__STORED DATA__
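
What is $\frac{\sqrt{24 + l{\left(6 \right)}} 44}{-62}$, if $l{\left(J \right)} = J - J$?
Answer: $- \frac{44 \sqrt{6}}{31} \approx -3.4767$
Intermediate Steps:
$l{\left(J \right)} = 0$
$\frac{\sqrt{24 + l{\left(6 \right)}} 44}{-62} = \frac{\sqrt{24 + 0} \cdot 44}{-62} = \sqrt{24} \cdot 44 \left(- \frac{1}{62}\right) = 2 \sqrt{6} \cdot 44 \left(- \frac{1}{62}\right) = 88 \sqrt{6} \left(- \frac{1}{62}\right) = - \frac{44 \sqrt{6}}{31}$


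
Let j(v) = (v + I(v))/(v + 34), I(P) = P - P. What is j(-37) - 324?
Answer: -935/3 ≈ -311.67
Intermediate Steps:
I(P) = 0
j(v) = v/(34 + v) (j(v) = (v + 0)/(v + 34) = v/(34 + v))
j(-37) - 324 = -37/(34 - 37) - 324 = -37/(-3) - 324 = -37*(-⅓) - 324 = 37/3 - 324 = -935/3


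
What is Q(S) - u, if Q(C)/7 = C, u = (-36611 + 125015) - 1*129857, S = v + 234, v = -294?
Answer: 41033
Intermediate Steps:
S = -60 (S = -294 + 234 = -60)
u = -41453 (u = 88404 - 129857 = -41453)
Q(C) = 7*C
Q(S) - u = 7*(-60) - 1*(-41453) = -420 + 41453 = 41033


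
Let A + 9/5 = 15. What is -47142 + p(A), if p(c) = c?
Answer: -235644/5 ≈ -47129.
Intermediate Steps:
A = 66/5 (A = -9/5 + 15 = 66/5 ≈ 13.200)
-47142 + p(A) = -47142 + 66/5 = -235644/5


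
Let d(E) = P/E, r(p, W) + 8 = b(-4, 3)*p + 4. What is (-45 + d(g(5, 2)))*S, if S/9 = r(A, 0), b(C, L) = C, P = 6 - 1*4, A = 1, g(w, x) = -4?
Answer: 3276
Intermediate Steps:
P = 2 (P = 6 - 4 = 2)
r(p, W) = -4 - 4*p (r(p, W) = -8 + (-4*p + 4) = -8 + (4 - 4*p) = -4 - 4*p)
S = -72 (S = 9*(-4 - 4*1) = 9*(-4 - 4) = 9*(-8) = -72)
d(E) = 2/E
(-45 + d(g(5, 2)))*S = (-45 + 2/(-4))*(-72) = (-45 + 2*(-¼))*(-72) = (-45 - ½)*(-72) = -91/2*(-72) = 3276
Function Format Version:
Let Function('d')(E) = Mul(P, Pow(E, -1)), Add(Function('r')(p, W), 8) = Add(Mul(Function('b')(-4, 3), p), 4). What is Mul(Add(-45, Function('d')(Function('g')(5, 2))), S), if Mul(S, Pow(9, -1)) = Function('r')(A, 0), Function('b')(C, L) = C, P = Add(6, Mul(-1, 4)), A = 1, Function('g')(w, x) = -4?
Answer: 3276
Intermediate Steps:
P = 2 (P = Add(6, -4) = 2)
Function('r')(p, W) = Add(-4, Mul(-4, p)) (Function('r')(p, W) = Add(-8, Add(Mul(-4, p), 4)) = Add(-8, Add(4, Mul(-4, p))) = Add(-4, Mul(-4, p)))
S = -72 (S = Mul(9, Add(-4, Mul(-4, 1))) = Mul(9, Add(-4, -4)) = Mul(9, -8) = -72)
Function('d')(E) = Mul(2, Pow(E, -1))
Mul(Add(-45, Function('d')(Function('g')(5, 2))), S) = Mul(Add(-45, Mul(2, Pow(-4, -1))), -72) = Mul(Add(-45, Mul(2, Rational(-1, 4))), -72) = Mul(Add(-45, Rational(-1, 2)), -72) = Mul(Rational(-91, 2), -72) = 3276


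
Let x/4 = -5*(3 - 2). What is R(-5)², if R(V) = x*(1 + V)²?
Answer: 102400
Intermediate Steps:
x = -20 (x = 4*(-5*(3 - 2)) = 4*(-5*1) = 4*(-5) = -20)
R(V) = -20*(1 + V)²
R(-5)² = (-20*(1 - 5)²)² = (-20*(-4)²)² = (-20*16)² = (-320)² = 102400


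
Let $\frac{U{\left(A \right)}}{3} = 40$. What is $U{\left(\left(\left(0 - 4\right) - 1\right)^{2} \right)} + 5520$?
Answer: $5640$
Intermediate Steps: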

__ACTIVITY__
Please quote the records above exactly, without skipping a line.

__TASK SOLUTION__
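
What is $\frac{\sqrt{24 + l{\left(6 \right)}} 44}{-62}$, if $l{\left(J \right)} = J - J$?
Answer: $- \frac{44 \sqrt{6}}{31} \approx -3.4767$
Intermediate Steps:
$l{\left(J \right)} = 0$
$\frac{\sqrt{24 + l{\left(6 \right)}} 44}{-62} = \frac{\sqrt{24 + 0} \cdot 44}{-62} = \sqrt{24} \cdot 44 \left(- \frac{1}{62}\right) = 2 \sqrt{6} \cdot 44 \left(- \frac{1}{62}\right) = 88 \sqrt{6} \left(- \frac{1}{62}\right) = - \frac{44 \sqrt{6}}{31}$


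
Let j(v) = (v + I(v))/(v + 34), I(P) = P - P. What is j(-37) - 324?
Answer: -935/3 ≈ -311.67
Intermediate Steps:
I(P) = 0
j(v) = v/(34 + v) (j(v) = (v + 0)/(v + 34) = v/(34 + v))
j(-37) - 324 = -37/(34 - 37) - 324 = -37/(-3) - 324 = -37*(-⅓) - 324 = 37/3 - 324 = -935/3


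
What is Q(S) - u, if Q(C)/7 = C, u = (-36611 + 125015) - 1*129857, S = v + 234, v = -294?
Answer: 41033
Intermediate Steps:
S = -60 (S = -294 + 234 = -60)
u = -41453 (u = 88404 - 129857 = -41453)
Q(C) = 7*C
Q(S) - u = 7*(-60) - 1*(-41453) = -420 + 41453 = 41033


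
Let A + 9/5 = 15. What is -47142 + p(A), if p(c) = c?
Answer: -235644/5 ≈ -47129.
Intermediate Steps:
A = 66/5 (A = -9/5 + 15 = 66/5 ≈ 13.200)
-47142 + p(A) = -47142 + 66/5 = -235644/5


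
Let d(E) = P/E, r(p, W) + 8 = b(-4, 3)*p + 4. What is (-45 + d(g(5, 2)))*S, if S/9 = r(A, 0), b(C, L) = C, P = 6 - 1*4, A = 1, g(w, x) = -4?
Answer: 3276
Intermediate Steps:
P = 2 (P = 6 - 4 = 2)
r(p, W) = -4 - 4*p (r(p, W) = -8 + (-4*p + 4) = -8 + (4 - 4*p) = -4 - 4*p)
S = -72 (S = 9*(-4 - 4*1) = 9*(-4 - 4) = 9*(-8) = -72)
d(E) = 2/E
(-45 + d(g(5, 2)))*S = (-45 + 2/(-4))*(-72) = (-45 + 2*(-¼))*(-72) = (-45 - ½)*(-72) = -91/2*(-72) = 3276
Function Format Version:
Let Function('d')(E) = Mul(P, Pow(E, -1)), Add(Function('r')(p, W), 8) = Add(Mul(Function('b')(-4, 3), p), 4). What is Mul(Add(-45, Function('d')(Function('g')(5, 2))), S), if Mul(S, Pow(9, -1)) = Function('r')(A, 0), Function('b')(C, L) = C, P = Add(6, Mul(-1, 4)), A = 1, Function('g')(w, x) = -4?
Answer: 3276
Intermediate Steps:
P = 2 (P = Add(6, -4) = 2)
Function('r')(p, W) = Add(-4, Mul(-4, p)) (Function('r')(p, W) = Add(-8, Add(Mul(-4, p), 4)) = Add(-8, Add(4, Mul(-4, p))) = Add(-4, Mul(-4, p)))
S = -72 (S = Mul(9, Add(-4, Mul(-4, 1))) = Mul(9, Add(-4, -4)) = Mul(9, -8) = -72)
Function('d')(E) = Mul(2, Pow(E, -1))
Mul(Add(-45, Function('d')(Function('g')(5, 2))), S) = Mul(Add(-45, Mul(2, Pow(-4, -1))), -72) = Mul(Add(-45, Mul(2, Rational(-1, 4))), -72) = Mul(Add(-45, Rational(-1, 2)), -72) = Mul(Rational(-91, 2), -72) = 3276


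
Let x/4 = -5*(3 - 2). What is R(-5)², if R(V) = x*(1 + V)²?
Answer: 102400
Intermediate Steps:
x = -20 (x = 4*(-5*(3 - 2)) = 4*(-5*1) = 4*(-5) = -20)
R(V) = -20*(1 + V)²
R(-5)² = (-20*(1 - 5)²)² = (-20*(-4)²)² = (-20*16)² = (-320)² = 102400


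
Let $\frac{U{\left(A \right)}}{3} = 40$. What is $U{\left(\left(\left(0 - 4\right) - 1\right)^{2} \right)} + 5520$?
Answer: $5640$
Intermediate Steps: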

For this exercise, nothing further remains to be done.